**Work request:**
Below are some entries. Repeat exactly the lines from the one with "Find the antiderivative of 8*x^3" through the one with "d³/dx³[exp(2*x^3 - 4*x)]", and only those.

**Records to process:**
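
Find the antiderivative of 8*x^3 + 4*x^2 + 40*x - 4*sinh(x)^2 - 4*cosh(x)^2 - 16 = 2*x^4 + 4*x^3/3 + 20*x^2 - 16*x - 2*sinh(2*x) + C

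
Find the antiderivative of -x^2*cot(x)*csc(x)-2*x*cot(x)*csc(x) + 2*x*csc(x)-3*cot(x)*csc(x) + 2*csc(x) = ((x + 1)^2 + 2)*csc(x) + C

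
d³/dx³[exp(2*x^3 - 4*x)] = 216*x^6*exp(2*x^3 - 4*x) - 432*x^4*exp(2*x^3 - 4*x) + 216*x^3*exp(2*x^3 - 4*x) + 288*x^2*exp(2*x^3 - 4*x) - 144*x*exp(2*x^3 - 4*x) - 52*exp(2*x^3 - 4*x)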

* * *

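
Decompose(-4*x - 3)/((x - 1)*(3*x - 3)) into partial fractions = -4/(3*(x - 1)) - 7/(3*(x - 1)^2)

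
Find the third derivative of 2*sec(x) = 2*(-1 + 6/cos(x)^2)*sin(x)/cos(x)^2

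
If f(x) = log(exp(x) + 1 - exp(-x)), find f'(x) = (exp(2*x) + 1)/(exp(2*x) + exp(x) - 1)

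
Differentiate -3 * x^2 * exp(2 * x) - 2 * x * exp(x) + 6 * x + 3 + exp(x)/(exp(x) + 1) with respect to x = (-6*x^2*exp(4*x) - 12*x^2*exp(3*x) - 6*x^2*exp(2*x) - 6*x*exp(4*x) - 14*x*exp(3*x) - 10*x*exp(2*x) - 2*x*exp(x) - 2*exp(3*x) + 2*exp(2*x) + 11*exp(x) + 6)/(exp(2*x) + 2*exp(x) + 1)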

**Answer space:**
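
Find the antiderivative of 8*x^3 + 4*x^2 + 40*x - 4*sinh(x)^2 - 4*cosh(x)^2 - 16 = 2*x^4 + 4*x^3/3 + 20*x^2 - 16*x - 2*sinh(2*x) + C

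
Find the antiderivative of -x^2*cot(x)*csc(x)-2*x*cot(x)*csc(x) + 2*x*csc(x)-3*cot(x)*csc(x) + 2*csc(x) = ((x + 1)^2 + 2)*csc(x) + C

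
d³/dx³[exp(2*x^3 - 4*x)] = 216*x^6*exp(2*x^3 - 4*x) - 432*x^4*exp(2*x^3 - 4*x) + 216*x^3*exp(2*x^3 - 4*x) + 288*x^2*exp(2*x^3 - 4*x) - 144*x*exp(2*x^3 - 4*x) - 52*exp(2*x^3 - 4*x)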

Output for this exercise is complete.